§ Data for review
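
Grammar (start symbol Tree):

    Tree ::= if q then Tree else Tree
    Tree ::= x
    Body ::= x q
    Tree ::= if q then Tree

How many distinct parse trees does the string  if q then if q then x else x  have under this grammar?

2

Parse trees for if q then if q then x else x:
  [Tree if q then [Tree if q then [Tree x]] else [Tree x]]
  [Tree if q then [Tree if q then [Tree x] else [Tree x]]]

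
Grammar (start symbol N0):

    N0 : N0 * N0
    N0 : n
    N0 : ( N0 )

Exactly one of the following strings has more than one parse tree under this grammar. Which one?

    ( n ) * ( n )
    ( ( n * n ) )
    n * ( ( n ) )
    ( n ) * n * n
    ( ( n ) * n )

( n ) * n * n

( n ) * ( n ): 1 tree
( ( n * n ) ): 1 tree
n * ( ( n ) ): 1 tree
( n ) * n * n: 2 trees
( ( n ) * n ): 1 tree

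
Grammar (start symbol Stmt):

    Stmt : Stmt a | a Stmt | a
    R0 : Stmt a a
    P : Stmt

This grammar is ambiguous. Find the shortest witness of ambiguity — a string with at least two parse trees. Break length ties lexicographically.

length 1: no string has ≥2 trees
length 2: a a has 2 parse trees

Two derivations of a a:
  Stmt ⇒ Stmt a ⇒ a a
  Stmt ⇒ a Stmt ⇒ a a

a a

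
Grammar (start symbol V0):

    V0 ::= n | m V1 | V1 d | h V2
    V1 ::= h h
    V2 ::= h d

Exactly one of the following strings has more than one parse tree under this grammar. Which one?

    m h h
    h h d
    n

m h h: 1 tree
h h d: 2 trees
n: 1 tree

h h d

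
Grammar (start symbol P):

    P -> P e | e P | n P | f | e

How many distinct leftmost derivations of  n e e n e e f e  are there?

Parse trees for n e e n e e f e:
  [P [P n [P e [P e [P n [P e [P e [P f]]]]]]] e]
  [P n [P [P e [P e [P n [P e [P e [P f]]]]]] e]]
  [P n [P e [P [P e [P n [P e [P e [P f]]]]] e]]]
  [P n [P e [P e [P [P n [P e [P e [P f]]]] e]]]]
  [P n [P e [P e [P n [P [P e [P e [P f]]] e]]]]]
  [P n [P e [P e [P n [P e [P [P e [P f]] e]]]]]]
  [P n [P e [P e [P n [P e [P e [P [P f] e]]]]]]]

7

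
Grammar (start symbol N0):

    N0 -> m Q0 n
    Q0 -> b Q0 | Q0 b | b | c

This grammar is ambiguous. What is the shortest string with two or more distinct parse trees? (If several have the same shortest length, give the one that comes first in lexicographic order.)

m b b n

length 3: no string has ≥2 trees
length 4: m b b n has 2 parse trees

Two derivations of m b b n:
  N0 ⇒ m Q0 n ⇒ m b Q0 n ⇒ m b b n
  N0 ⇒ m Q0 n ⇒ m Q0 b n ⇒ m b b n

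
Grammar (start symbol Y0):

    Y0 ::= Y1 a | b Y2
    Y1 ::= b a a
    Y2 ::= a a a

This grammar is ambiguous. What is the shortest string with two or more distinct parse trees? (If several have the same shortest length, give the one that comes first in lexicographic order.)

length 4: b a a a has 2 parse trees

Two derivations of b a a a:
  Y0 ⇒ Y1 a ⇒ b a a a
  Y0 ⇒ b Y2 ⇒ b a a a

b a a a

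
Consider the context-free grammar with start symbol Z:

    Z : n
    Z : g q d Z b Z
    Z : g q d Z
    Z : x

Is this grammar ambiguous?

Witness: g q d g q d n b n

Derivation 1: Z ⇒ g q d Z b Z ⇒ g q d g q d Z b Z ⇒ g q d g q d n b Z ⇒ g q d g q d n b n
Derivation 2: Z ⇒ g q d Z ⇒ g q d g q d Z b Z ⇒ g q d g q d n b Z ⇒ g q d g q d n b n

Two distinct leftmost derivations for the same string.

Ambiguous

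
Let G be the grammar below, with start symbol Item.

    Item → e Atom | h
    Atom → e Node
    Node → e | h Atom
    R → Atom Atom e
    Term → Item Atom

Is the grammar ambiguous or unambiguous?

Unambiguous

Only Item, Atom, Node are reachable from Item; ignoring the rest: Restricted to the reachable nonterminals, every rule has the form A → t or A → t B, and no two rules for the same A share a first terminal. The grammar encodes a DFA — one run per string.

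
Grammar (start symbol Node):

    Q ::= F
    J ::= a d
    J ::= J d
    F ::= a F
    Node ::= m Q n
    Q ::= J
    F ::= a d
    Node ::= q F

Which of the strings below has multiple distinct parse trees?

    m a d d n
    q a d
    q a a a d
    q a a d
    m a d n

m a d d n: 1 tree
q a d: 1 tree
q a a a d: 1 tree
q a a d: 1 tree
m a d n: 2 trees

m a d n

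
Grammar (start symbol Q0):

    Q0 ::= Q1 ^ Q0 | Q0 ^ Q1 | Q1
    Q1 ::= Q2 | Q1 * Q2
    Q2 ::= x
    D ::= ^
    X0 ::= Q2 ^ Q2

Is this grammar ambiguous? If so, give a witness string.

Witness: x ^ x

Derivation 1: Q0 ⇒ Q1 ^ Q0 ⇒ Q2 ^ Q0 ⇒ x ^ Q0 ⇒ x ^ Q1 ⇒ x ^ Q2 ⇒ x ^ x
Derivation 2: Q0 ⇒ Q0 ^ Q1 ⇒ Q1 ^ Q1 ⇒ Q2 ^ Q1 ⇒ x ^ Q1 ⇒ x ^ Q2 ⇒ x ^ x

Two distinct leftmost derivations for the same string.

Ambiguous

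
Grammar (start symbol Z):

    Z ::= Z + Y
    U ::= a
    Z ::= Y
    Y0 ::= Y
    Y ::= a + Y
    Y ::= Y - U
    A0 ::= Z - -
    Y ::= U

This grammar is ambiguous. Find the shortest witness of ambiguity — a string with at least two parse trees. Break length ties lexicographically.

a + a

length 1: no string has ≥2 trees
length 3: a + a has 2 parse trees

Two derivations of a + a:
  Z ⇒ Z + Y ⇒ Y + Y ⇒ U + Y ⇒ a + Y ⇒ a + U ⇒ a + a
  Z ⇒ Y ⇒ a + Y ⇒ a + U ⇒ a + a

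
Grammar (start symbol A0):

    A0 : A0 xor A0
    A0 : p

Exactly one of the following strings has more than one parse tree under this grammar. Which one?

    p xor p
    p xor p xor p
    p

p xor p xor p

p xor p: 1 tree
p xor p xor p: 2 trees
p: 1 tree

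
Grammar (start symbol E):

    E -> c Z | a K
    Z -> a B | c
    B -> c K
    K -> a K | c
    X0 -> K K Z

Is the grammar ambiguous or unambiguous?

Unambiguous

Only E, Z, B, K are reachable from E; ignoring the rest: The reachable rules are right-linear with at most one rule per (nonterminal, next-terminal) pair. Each input token forces the next rule, so parsing is deterministic.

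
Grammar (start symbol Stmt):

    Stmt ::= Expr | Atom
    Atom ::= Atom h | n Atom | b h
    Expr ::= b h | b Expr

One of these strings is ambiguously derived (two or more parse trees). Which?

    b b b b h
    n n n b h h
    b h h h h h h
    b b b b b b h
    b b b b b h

n n n b h h

b b b b h: 1 tree
n n n b h h: 4 trees
b h h h h h h: 1 tree
b b b b b b h: 1 tree
b b b b b h: 1 tree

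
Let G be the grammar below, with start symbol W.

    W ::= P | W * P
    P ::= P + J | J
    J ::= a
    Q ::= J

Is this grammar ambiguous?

Unambiguous

(Q is unreachable from W, so its rules don't affect L(W).) This is a standard precedence ladder (W over P over J), with each level left-recursive on its own operator ('*' at W, '+' at P). That structure is LR(1), hence unambiguous.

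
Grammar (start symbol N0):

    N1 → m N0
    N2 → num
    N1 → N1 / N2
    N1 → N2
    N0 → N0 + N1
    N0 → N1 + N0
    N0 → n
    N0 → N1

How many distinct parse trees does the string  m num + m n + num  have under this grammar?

Parse trees for m num + m n + num (showing first 6 of 16):
  [N0 [N0 [N1 m [N0 [N1 [N2 num]]]]] + [N1 m [N0 [N0 n] + [N1 [N2 num]]]]]
  [N0 [N0 [N0 [N1 m [N0 [N1 [N2 num]]]]] + [N1 m [N0 n]]] + [N1 [N2 num]]]
  [N0 [N0 [N1 m [N0 [N1 [N2 num]]]] + [N0 [N1 m [N0 n]]]] + [N1 [N2 num]]]
  [N0 [N0 [N1 m [N0 [N0 [N1 [N2 num]]] + [N1 m [N0 n]]]]] + [N1 [N2 num]]]
  [N0 [N0 [N1 m [N0 [N1 [N2 num]] + [N0 [N1 m [N0 n]]]]]] + [N1 [N2 num]]]
  [N0 [N1 m [N0 [N1 [N2 num]]]] + [N0 [N0 [N1 m [N0 n]]] + [N1 [N2 num]]]]

16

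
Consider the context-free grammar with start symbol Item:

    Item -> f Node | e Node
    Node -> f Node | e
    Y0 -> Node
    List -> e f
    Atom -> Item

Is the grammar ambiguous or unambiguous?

Unambiguous

(Y0, List, Atom are unreachable from Item, so their rules don't affect L(Item).) Each reachable nonterminal has at most one production per leading terminal, and all productions are right-linear; the derivation is determined token-by-token.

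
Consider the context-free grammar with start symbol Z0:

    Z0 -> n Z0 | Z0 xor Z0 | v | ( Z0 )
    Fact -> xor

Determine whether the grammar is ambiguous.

Ambiguous

Witness: n v xor v

Derivation 1: Z0 ⇒ n Z0 ⇒ n Z0 xor Z0 ⇒ n v xor Z0 ⇒ n v xor v
Derivation 2: Z0 ⇒ Z0 xor Z0 ⇒ n Z0 xor Z0 ⇒ n v xor Z0 ⇒ n v xor v

Two distinct leftmost derivations for the same string.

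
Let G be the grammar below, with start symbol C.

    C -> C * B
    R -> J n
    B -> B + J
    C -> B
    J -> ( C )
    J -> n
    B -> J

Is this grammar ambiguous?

Only C, B, J are reachable from C; ignoring the rest: C → C * B | B  ;  B → B + J | J  — a left-associative chain with J at the bottom. Each string factors uniquely by precedence.

Unambiguous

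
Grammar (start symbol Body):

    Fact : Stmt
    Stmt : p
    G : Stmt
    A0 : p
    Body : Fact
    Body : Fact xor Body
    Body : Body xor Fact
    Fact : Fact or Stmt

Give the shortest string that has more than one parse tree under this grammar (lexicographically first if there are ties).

length 1: no string has ≥2 trees
length 3: p xor p has 2 parse trees

Two derivations of p xor p:
  Body ⇒ Fact xor Body ⇒ Stmt xor Body ⇒ p xor Body ⇒ p xor Fact ⇒ p xor Stmt ⇒ p xor p
  Body ⇒ Body xor Fact ⇒ Fact xor Fact ⇒ Stmt xor Fact ⇒ p xor Fact ⇒ p xor Stmt ⇒ p xor p

p xor p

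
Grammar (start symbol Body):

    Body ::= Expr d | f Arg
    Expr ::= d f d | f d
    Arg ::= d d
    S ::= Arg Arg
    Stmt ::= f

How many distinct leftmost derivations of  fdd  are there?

2

Parse trees for fdd:
  [Body [Expr f d] d]
  [Body f [Arg d d]]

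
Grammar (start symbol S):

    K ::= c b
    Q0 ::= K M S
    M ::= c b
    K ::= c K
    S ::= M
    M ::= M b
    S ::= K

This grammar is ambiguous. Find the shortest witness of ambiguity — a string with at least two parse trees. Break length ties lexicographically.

c b

length 2: c b has 2 parse trees

Two derivations of c b:
  S ⇒ M ⇒ c b
  S ⇒ K ⇒ c b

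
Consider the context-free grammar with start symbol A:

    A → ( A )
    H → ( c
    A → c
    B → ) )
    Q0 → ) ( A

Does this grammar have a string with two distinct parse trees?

Unambiguous

Only A is reachable from A; ignoring the rest: L(A) is { openⁿ atom closeⁿ : n ≥ 0 }. The bracket depth fixes n, and the derivation is forced at every step.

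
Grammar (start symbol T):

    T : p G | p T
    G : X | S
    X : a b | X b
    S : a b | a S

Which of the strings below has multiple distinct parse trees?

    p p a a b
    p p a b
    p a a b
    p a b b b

p p a b

p p a a b: 1 tree
p p a b: 2 trees
p a a b: 1 tree
p a b b b: 1 tree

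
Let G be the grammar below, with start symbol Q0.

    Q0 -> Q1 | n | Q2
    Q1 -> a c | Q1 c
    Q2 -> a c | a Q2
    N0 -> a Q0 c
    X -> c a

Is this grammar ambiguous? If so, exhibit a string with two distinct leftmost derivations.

Ambiguous

Witness: a c

Derivation 1: Q0 ⇒ Q1 ⇒ a c
Derivation 2: Q0 ⇒ Q2 ⇒ a c

Two distinct leftmost derivations for the same string.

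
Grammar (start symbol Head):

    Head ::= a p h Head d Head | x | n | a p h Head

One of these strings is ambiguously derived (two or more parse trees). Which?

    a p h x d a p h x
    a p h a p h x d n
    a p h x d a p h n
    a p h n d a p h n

a p h a p h x d n

a p h x d a p h x: 1 tree
a p h a p h x d n: 2 trees
a p h x d a p h n: 1 tree
a p h n d a p h n: 1 tree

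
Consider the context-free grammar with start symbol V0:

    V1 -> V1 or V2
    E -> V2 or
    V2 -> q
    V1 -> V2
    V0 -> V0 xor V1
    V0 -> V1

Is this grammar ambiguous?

Only V0, V1, V2 are reachable from V0; ignoring the rest: This is a standard precedence ladder (V0 over V1 over V2), with each level left-recursive on its own operator ('xor' at V0, 'or' at V1). That structure is LR(1), hence unambiguous.

Unambiguous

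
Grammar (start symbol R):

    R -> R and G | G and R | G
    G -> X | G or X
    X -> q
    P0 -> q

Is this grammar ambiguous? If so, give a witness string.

Witness: q and q

Derivation 1: R ⇒ R and G ⇒ G and G ⇒ X and G ⇒ q and G ⇒ q and X ⇒ q and q
Derivation 2: R ⇒ G and R ⇒ X and R ⇒ q and R ⇒ q and G ⇒ q and X ⇒ q and q

Two distinct leftmost derivations for the same string.

Ambiguous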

§ Goal of the exercise
Each line of the entries above that contains "context" is to be copied.

§ Finished exercise
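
Consider the context-free grammar with start symbol Z:
Consider the context-free grammar with start symbol Item:
Consider the context-free grammar with start symbol Z0:
Consider the context-free grammar with start symbol A:
Consider the context-free grammar with start symbol V0: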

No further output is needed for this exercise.